[Stored data]
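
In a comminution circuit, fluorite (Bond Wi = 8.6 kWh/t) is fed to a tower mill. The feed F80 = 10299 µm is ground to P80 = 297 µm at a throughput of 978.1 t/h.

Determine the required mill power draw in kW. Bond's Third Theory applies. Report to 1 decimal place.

P = 4052.1 kW

W = 10·Wi·(P80^(-½) − F80^(-½))
W = 10·8.6·(1/√297 − 1/√10299) = 10·8.6·(0.048172) = 4.1428 kWh/t
Mill draw = 4.1428 × 978.1 = 4052.1 kW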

## What the task asks
Repeat the records above exactly, leaving none out.

## Solution
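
In a comminution circuit, fluorite (Bond Wi = 8.6 kWh/t) is fed to a tower mill. The feed F80 = 10299 µm is ground to P80 = 297 µm at a throughput of 978.1 t/h.

Determine the required mill power draw in kW. Bond's Third Theory applies. Report to 1 decimal place.

P = 4052.1 kW

W = 10·Wi·(P80^(-½) − F80^(-½))
W = 10·8.6·(1/√297 − 1/√10299) = 10·8.6·(0.048172) = 4.1428 kWh/t
Mill draw = 4.1428 × 978.1 = 4052.1 kW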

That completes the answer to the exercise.